[Records from a data source]
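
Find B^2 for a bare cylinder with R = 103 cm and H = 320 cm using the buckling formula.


B^2 = (2.405/R)^2 + (pi/H)^2
B^2 = (2.405/103)^2 + (pi/320)^2
B^2 = 6.4158e-04 /cm^2

6.4158e-04


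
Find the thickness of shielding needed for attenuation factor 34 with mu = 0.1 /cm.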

> [EXERCISE]: Each record is to be retyped exactly as it appears.

> [WRITTEN RESPONSE]:
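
Find B^2 for a bare cylinder with R = 103 cm and H = 320 cm using the buckling formula.


B^2 = (2.405/R)^2 + (pi/H)^2
B^2 = (2.405/103)^2 + (pi/320)^2
B^2 = 6.4158e-04 /cm^2

6.4158e-04


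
Find the thickness of shielding needed for attenuation factor 34 with mu = 0.1 /cm.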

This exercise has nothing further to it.